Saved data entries

----------------------------------------

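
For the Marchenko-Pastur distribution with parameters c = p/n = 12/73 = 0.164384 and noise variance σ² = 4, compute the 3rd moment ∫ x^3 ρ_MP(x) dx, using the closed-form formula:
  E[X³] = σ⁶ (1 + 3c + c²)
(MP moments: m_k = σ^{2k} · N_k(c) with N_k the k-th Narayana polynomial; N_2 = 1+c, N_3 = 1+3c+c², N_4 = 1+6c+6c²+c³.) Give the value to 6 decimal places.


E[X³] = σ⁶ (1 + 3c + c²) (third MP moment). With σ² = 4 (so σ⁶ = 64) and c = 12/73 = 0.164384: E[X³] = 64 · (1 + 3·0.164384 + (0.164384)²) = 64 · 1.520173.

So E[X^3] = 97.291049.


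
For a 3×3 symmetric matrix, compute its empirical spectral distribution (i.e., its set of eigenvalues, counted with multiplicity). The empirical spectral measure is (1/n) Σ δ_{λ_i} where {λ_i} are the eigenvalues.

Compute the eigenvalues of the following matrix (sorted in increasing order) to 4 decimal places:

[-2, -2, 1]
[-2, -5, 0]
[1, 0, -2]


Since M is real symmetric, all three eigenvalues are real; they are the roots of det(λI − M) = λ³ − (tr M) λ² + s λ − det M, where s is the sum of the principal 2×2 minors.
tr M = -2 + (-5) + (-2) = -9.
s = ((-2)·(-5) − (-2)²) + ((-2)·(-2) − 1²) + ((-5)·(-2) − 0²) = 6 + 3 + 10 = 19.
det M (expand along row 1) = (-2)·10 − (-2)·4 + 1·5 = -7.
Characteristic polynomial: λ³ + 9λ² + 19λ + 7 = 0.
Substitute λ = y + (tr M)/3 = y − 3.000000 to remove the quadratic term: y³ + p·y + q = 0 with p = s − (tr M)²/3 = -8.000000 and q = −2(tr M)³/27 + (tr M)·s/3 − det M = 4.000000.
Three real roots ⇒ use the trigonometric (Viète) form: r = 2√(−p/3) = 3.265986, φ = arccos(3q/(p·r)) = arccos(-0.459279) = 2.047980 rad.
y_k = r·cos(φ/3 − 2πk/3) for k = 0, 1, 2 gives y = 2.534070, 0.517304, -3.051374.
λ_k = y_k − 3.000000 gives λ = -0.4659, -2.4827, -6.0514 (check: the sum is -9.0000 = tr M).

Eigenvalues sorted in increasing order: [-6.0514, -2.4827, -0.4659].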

----------------------------------------

**To do**
If a line in the records above holds the string "matrix", copy it.

**Result**
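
For a 3×3 symmetric matrix, compute its empirical spectral distribution (i.e., its set of eigenvalues, counted with multiplicity). The empirical spectral measure is (1/n) Σ δ_{λ_i} where {λ_i} are the eigenvalues.
Compute the eigenvalues of the following matrix (sorted in increasing order) to 4 decimal places: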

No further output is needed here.